Saved data entries:

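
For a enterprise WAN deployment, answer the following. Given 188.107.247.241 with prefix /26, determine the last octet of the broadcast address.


Given: IP = 188.107.247.241, prefix = /26
Host bits = 32 - 26 = 6
Network last octet = 241 AND mask = 192
Host part size = 2^6 - 1 = 63
Broadcast last octet = 192 OR 63 = 255

255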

## What the task requires:
Output a faithful copy of every entry, keeping each line as written.

## Exercise response:
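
For a enterprise WAN deployment, answer the following. Given 188.107.247.241 with prefix /26, determine the last octet of the broadcast address.


Given: IP = 188.107.247.241, prefix = /26
Host bits = 32 - 26 = 6
Network last octet = 241 AND mask = 192
Host part size = 2^6 - 1 = 63
Broadcast last octet = 192 OR 63 = 255

255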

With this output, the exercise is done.